* **Task instructions**: Could you copy every record below exactly as it stands?

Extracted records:
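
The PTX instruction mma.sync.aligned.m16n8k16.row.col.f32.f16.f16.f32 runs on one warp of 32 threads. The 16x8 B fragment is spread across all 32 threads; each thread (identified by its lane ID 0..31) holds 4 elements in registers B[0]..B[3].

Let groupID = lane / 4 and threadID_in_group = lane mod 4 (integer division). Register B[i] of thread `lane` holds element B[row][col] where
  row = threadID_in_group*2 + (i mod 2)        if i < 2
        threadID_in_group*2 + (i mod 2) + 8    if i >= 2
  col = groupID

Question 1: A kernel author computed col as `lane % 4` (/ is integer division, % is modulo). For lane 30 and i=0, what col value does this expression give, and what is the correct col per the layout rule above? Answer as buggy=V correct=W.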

* **Result of this task**:
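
The PTX instruction mma.sync.aligned.m16n8k16.row.col.f32.f16.f16.f32 runs on one warp of 32 threads. The 16x8 B fragment is spread across all 32 threads; each thread (identified by its lane ID 0..31) holds 4 elements in registers B[0]..B[3].

Let groupID = lane / 4 and threadID_in_group = lane mod 4 (integer division). Register B[i] of thread `lane` holds element B[row][col] where
  row = threadID_in_group*2 + (i mod 2)        if i < 2
        threadID_in_group*2 + (i mod 2) + 8    if i >= 2
  col = groupID

Question 1: A kernel author computed col as `lane % 4` (/ is integer division, % is modulo). For lane 30 and i=0, what col value does this expression give, and what is the correct col per the layout rule above? Answer as buggy=V correct=W.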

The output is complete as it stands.